Give back every entry, exactly as written.
┄┄┄┄┄┄┄┄┄┄┄┄┄┄┄┄┄┄┄┄
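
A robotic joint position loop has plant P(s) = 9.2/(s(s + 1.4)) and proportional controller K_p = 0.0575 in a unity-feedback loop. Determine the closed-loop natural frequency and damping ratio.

1 + K_p·P(s) = 0 gives s² + 1.4s + 0.529 = 0.
So ω_n² = 0.529 ⇒ ω_n = 0.7273 rad/s, and ζ = 1.4/(2ω_n) = 0.962.

ω_n = 0.727 rad/s, ζ = 0.962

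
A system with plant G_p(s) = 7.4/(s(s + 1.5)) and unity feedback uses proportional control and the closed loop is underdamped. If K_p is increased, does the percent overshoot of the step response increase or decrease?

Characteristic equation s² + 1.5s + K_p·7.4 = 0: raising K_p raises ω_n while 2ζω_n = 1.5 is fixed, so ζ falls and overshoot grows.

increase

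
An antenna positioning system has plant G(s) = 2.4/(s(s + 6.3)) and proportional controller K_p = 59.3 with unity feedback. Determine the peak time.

T_p = 0.273 s

The closed-loop denominator s² + 6.3s + 142.3 gives ω_n = √142.3 = 11.93 and ζ = 6.3/(2ω_n) = 0.264.
Damped frequency ω_d = ω_n√(1−ζ²) = 11.51 rad/s, so peak time T_p = π/ω_d = 0.273 s.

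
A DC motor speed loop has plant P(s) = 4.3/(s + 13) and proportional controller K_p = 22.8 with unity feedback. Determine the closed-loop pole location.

Closed-loop transfer function: T(s) = K_p·P(s)/(1 + K_p·P(s)) = 98.04/(s + 13 + 98.04) = 98.04/(s + 111).
The closed-loop pole is at s = −111.

s = -111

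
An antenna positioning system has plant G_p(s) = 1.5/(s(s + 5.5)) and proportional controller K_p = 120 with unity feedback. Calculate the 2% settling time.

T_s ≈ 1.45 s

Closed-loop characteristic equation: s² + 5.5s + 180 = 0, so ω_n = 13.42 rad/s and ζ = 5.5/(2·13.42) = 0.205.
2% settling time T_s ≈ 4/(ζω_n) = 4/2.75 = 1.45 s.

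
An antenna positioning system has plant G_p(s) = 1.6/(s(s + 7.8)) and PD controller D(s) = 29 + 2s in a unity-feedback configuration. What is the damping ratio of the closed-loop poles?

Forward path: (29 + 2s)·1.6/(s(s+7.8)). The closed-loop characteristic equation is s² + (7.8 + 1.6·2)s + 1.6·29 = 0.
That is s² + 11s + 46.4 = 0, so ω_n = 6.812 rad/s and ζ = 11/(2·6.812) = 0.8074.

ζ = 0.807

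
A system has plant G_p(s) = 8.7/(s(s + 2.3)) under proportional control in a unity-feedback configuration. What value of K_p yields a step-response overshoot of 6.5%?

K_p = 0.353

From %OS = 100·exp(−πζ/√(1−ζ²)) = 6.5%, ζ = −ln(0.065)/√(π²+ln²(0.065)) = 0.6564.
Characteristic equation s² + 2.3s + 8.7K_p = 0 gives ζ = 2.3/(2√(8.7K_p)).
Setting ζ = 0.6564: √(8.7K_p) = 2.3/(2·0.6564) = 1.752, so K_p = 3.07/8.7 = 0.353.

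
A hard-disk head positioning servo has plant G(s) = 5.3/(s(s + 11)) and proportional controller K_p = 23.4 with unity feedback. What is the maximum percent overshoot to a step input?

16.8%

From 1 + K_pG(s) = 0: s² + 11s + 124 = 0 ⇒ ω_n = 11.14, ζ = 0.4939.
%OS = 100·exp(−πζ/√(1−ζ²)) = 100·exp(−π·0.4939/√0.7561) = 16.8%.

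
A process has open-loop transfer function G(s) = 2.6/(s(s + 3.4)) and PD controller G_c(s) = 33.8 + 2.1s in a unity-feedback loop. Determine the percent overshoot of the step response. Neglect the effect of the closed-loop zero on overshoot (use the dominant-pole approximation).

Forward path: (33.8 + 2.1s)·2.6/(s(s+3.4)). The closed-loop characteristic equation is s² + (3.4 + 2.6·2.1)s + 2.6·33.8 = 0.
That is s² + 8.86s + 87.88 = 0, so ω_n = 9.374 rad/s and ζ = 8.86/(2·9.374) = 0.4726.
%OS = 100·exp(−πζ/√(1−ζ²)) = 18.6%.

18.6%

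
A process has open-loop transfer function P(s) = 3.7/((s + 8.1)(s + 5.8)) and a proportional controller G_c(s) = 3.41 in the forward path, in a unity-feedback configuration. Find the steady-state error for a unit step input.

0.788

The loop is type 0. Static position error constant K_pos = G_c(0)·P(0) = 3.41·0.07876 = 0.2686.
Steady-state error to a unit step: e_ss = 1/(1+K_pos) = 1/1.269 = 0.788.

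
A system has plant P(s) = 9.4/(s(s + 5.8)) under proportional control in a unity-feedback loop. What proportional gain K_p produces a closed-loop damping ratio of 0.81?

K_p = 1.36

Closed-loop characteristic equation: s² + 5.8s + K_p·9.4 = 0.
So ω_n = √(9.4K_p) and 2ζω_n = 5.8, giving ζ = 5.8/(2√(9.4K_p)).
Setting ζ = 0.81: √(9.4K_p) = 5.8/(2·0.81) = 3.58, so K_p = 12.82/9.4 = 1.36.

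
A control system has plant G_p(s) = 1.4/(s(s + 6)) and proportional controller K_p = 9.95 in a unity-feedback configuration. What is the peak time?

T_p = 1.41 s

From 1 + K_pG_p(s) = 0: s² + 6s + 13.93 = 0 ⇒ ω_n = 3.732, ζ = 0.8038.
Damped frequency ω_d = ω_n√(1−ζ²) = 2.22 rad/s, so peak time T_p = π/ω_d = 1.41 s.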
┄┄┄┄┄┄┄┄┄┄┄┄┄┄┄┄┄┄┄┄
→ Expected answer:
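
A robotic joint position loop has plant P(s) = 9.2/(s(s + 1.4)) and proportional controller K_p = 0.0575 in a unity-feedback loop. Determine the closed-loop natural frequency and damping ratio.

1 + K_p·P(s) = 0 gives s² + 1.4s + 0.529 = 0.
So ω_n² = 0.529 ⇒ ω_n = 0.7273 rad/s, and ζ = 1.4/(2ω_n) = 0.962.

ω_n = 0.727 rad/s, ζ = 0.962

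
A system with plant G_p(s) = 7.4/(s(s + 1.5)) and unity feedback uses proportional control and the closed loop is underdamped. If K_p is increased, does the percent overshoot of the step response increase or decrease?

Characteristic equation s² + 1.5s + K_p·7.4 = 0: raising K_p raises ω_n while 2ζω_n = 1.5 is fixed, so ζ falls and overshoot grows.

increase

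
An antenna positioning system has plant G(s) = 2.4/(s(s + 6.3)) and proportional controller K_p = 59.3 with unity feedback. Determine the peak time.

T_p = 0.273 s

The closed-loop denominator s² + 6.3s + 142.3 gives ω_n = √142.3 = 11.93 and ζ = 6.3/(2ω_n) = 0.264.
Damped frequency ω_d = ω_n√(1−ζ²) = 11.51 rad/s, so peak time T_p = π/ω_d = 0.273 s.

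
A DC motor speed loop has plant P(s) = 4.3/(s + 13) and proportional controller K_p = 22.8 with unity feedback. Determine the closed-loop pole location.

Closed-loop transfer function: T(s) = K_p·P(s)/(1 + K_p·P(s)) = 98.04/(s + 13 + 98.04) = 98.04/(s + 111).
The closed-loop pole is at s = −111.

s = -111

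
An antenna positioning system has plant G_p(s) = 1.5/(s(s + 5.5)) and proportional controller K_p = 120 with unity feedback. Calculate the 2% settling time.

T_s ≈ 1.45 s

Closed-loop characteristic equation: s² + 5.5s + 180 = 0, so ω_n = 13.42 rad/s and ζ = 5.5/(2·13.42) = 0.205.
2% settling time T_s ≈ 4/(ζω_n) = 4/2.75 = 1.45 s.

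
An antenna positioning system has plant G_p(s) = 1.6/(s(s + 7.8)) and PD controller D(s) = 29 + 2s in a unity-feedback configuration. What is the damping ratio of the closed-loop poles?

Forward path: (29 + 2s)·1.6/(s(s+7.8)). The closed-loop characteristic equation is s² + (7.8 + 1.6·2)s + 1.6·29 = 0.
That is s² + 11s + 46.4 = 0, so ω_n = 6.812 rad/s and ζ = 11/(2·6.812) = 0.8074.

ζ = 0.807

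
A system has plant G_p(s) = 8.7/(s(s + 2.3)) under proportional control in a unity-feedback configuration. What value of K_p yields a step-response overshoot of 6.5%?

K_p = 0.353

From %OS = 100·exp(−πζ/√(1−ζ²)) = 6.5%, ζ = −ln(0.065)/√(π²+ln²(0.065)) = 0.6564.
Characteristic equation s² + 2.3s + 8.7K_p = 0 gives ζ = 2.3/(2√(8.7K_p)).
Setting ζ = 0.6564: √(8.7K_p) = 2.3/(2·0.6564) = 1.752, so K_p = 3.07/8.7 = 0.353.

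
A hard-disk head positioning servo has plant G(s) = 5.3/(s(s + 11)) and proportional controller K_p = 23.4 with unity feedback. What is the maximum percent overshoot to a step input?

16.8%

From 1 + K_pG(s) = 0: s² + 11s + 124 = 0 ⇒ ω_n = 11.14, ζ = 0.4939.
%OS = 100·exp(−πζ/√(1−ζ²)) = 100·exp(−π·0.4939/√0.7561) = 16.8%.

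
A process has open-loop transfer function G(s) = 2.6/(s(s + 3.4)) and PD controller G_c(s) = 33.8 + 2.1s in a unity-feedback loop. Determine the percent overshoot of the step response. Neglect the effect of the closed-loop zero on overshoot (use the dominant-pole approximation).

Forward path: (33.8 + 2.1s)·2.6/(s(s+3.4)). The closed-loop characteristic equation is s² + (3.4 + 2.6·2.1)s + 2.6·33.8 = 0.
That is s² + 8.86s + 87.88 = 0, so ω_n = 9.374 rad/s and ζ = 8.86/(2·9.374) = 0.4726.
%OS = 100·exp(−πζ/√(1−ζ²)) = 18.6%.

18.6%

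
A process has open-loop transfer function P(s) = 3.7/((s + 8.1)(s + 5.8)) and a proportional controller G_c(s) = 3.41 in the forward path, in a unity-feedback configuration. Find the steady-state error for a unit step input.

0.788

The loop is type 0. Static position error constant K_pos = G_c(0)·P(0) = 3.41·0.07876 = 0.2686.
Steady-state error to a unit step: e_ss = 1/(1+K_pos) = 1/1.269 = 0.788.

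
A system has plant P(s) = 9.4/(s(s + 5.8)) under proportional control in a unity-feedback loop. What proportional gain K_p produces a closed-loop damping ratio of 0.81?

K_p = 1.36

Closed-loop characteristic equation: s² + 5.8s + K_p·9.4 = 0.
So ω_n = √(9.4K_p) and 2ζω_n = 5.8, giving ζ = 5.8/(2√(9.4K_p)).
Setting ζ = 0.81: √(9.4K_p) = 5.8/(2·0.81) = 3.58, so K_p = 12.82/9.4 = 1.36.

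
A control system has plant G_p(s) = 1.4/(s(s + 6)) and proportional controller K_p = 9.95 in a unity-feedback configuration. What is the peak time?

T_p = 1.41 s

From 1 + K_pG_p(s) = 0: s² + 6s + 13.93 = 0 ⇒ ω_n = 3.732, ζ = 0.8038.
Damped frequency ω_d = ω_n√(1−ζ²) = 2.22 rad/s, so peak time T_p = π/ω_d = 1.41 s.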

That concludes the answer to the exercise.